Stored items
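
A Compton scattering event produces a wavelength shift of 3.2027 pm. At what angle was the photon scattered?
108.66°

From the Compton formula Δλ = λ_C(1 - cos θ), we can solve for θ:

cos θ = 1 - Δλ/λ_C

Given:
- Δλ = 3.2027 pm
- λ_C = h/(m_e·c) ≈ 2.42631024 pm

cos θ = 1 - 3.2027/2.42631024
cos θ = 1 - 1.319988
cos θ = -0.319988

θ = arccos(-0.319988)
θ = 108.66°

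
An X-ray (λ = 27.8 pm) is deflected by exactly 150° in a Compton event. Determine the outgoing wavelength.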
* * *
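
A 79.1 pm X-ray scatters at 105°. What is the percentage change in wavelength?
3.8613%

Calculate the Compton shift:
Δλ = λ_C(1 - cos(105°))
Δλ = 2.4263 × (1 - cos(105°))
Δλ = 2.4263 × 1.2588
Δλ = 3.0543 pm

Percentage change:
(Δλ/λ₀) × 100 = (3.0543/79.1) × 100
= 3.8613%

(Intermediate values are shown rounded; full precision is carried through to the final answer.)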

What you need to do:
Your answer should consist only of the lines above between the line holding "A Compton scattering" and the line holding "An X-ray (λ", inclusive, each transcribed exactly.

Solution for this exercise:
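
A Compton scattering event produces a wavelength shift of 3.2027 pm. At what angle was the photon scattered?
108.66°

From the Compton formula Δλ = λ_C(1 - cos θ), we can solve for θ:

cos θ = 1 - Δλ/λ_C

Given:
- Δλ = 3.2027 pm
- λ_C = h/(m_e·c) ≈ 2.42631024 pm

cos θ = 1 - 3.2027/2.42631024
cos θ = 1 - 1.319988
cos θ = -0.319988

θ = arccos(-0.319988)
θ = 108.66°

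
An X-ray (λ = 27.8 pm) is deflected by exactly 150° in a Compton event. Determine the outgoing wavelength.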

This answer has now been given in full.